SUPPLIED DATA:
====
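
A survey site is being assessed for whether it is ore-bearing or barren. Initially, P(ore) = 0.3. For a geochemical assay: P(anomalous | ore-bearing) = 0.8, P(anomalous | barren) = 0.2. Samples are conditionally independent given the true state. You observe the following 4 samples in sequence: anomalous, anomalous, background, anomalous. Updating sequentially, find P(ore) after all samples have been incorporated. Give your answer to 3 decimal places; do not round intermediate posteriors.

After 'anomalous': P(ore) = 0.8·0.3000 / (0.8·0.3000 + 0.2·0.7000) ≈ 0.6316
After 'anomalous': P(ore) = 0.8·0.6316 / (0.8·0.6316 + 0.2·0.3684) ≈ 0.8727
After 'background': P(ore) = 0.2·0.8727 / (0.2·0.8727 + 0.8·0.1273) ≈ 0.6316
After 'anomalous': P(ore) = 0.8·0.6316 / (0.8·0.6316 + 0.2·0.3684) ≈ 0.8727

0.873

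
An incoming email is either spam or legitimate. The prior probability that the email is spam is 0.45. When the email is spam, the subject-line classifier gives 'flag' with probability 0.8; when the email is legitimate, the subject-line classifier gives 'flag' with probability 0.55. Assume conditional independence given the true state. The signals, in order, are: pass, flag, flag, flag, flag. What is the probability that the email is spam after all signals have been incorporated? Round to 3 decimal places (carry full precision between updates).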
====
ABOUT THIS TASK: An exact copy of all the material is what is needed.

WRITTEN SOLUTION:
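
A survey site is being assessed for whether it is ore-bearing or barren. Initially, P(ore) = 0.3. For a geochemical assay: P(anomalous | ore-bearing) = 0.8, P(anomalous | barren) = 0.2. Samples are conditionally independent given the true state. You observe the following 4 samples in sequence: anomalous, anomalous, background, anomalous. Updating sequentially, find P(ore) after all samples have been incorporated. Give your answer to 3 decimal places; do not round intermediate posteriors.

After 'anomalous': P(ore) = 0.8·0.3000 / (0.8·0.3000 + 0.2·0.7000) ≈ 0.6316
After 'anomalous': P(ore) = 0.8·0.6316 / (0.8·0.6316 + 0.2·0.3684) ≈ 0.8727
After 'background': P(ore) = 0.2·0.8727 / (0.2·0.8727 + 0.8·0.1273) ≈ 0.6316
After 'anomalous': P(ore) = 0.8·0.6316 / (0.8·0.6316 + 0.2·0.3684) ≈ 0.8727

0.873

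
An incoming email is either spam or legitimate. The prior probability that the email is spam is 0.45. When the email is spam, the subject-line classifier gives 'flag' with probability 0.8; when the email is legitimate, the subject-line classifier gives 'flag' with probability 0.55. Assume conditional independence given the true state. The signals, in order, are: pass, flag, flag, flag, flag. What is the probability that the email is spam after all signals have been incorporated? Round to 3 decimal places (carry full precision between updates).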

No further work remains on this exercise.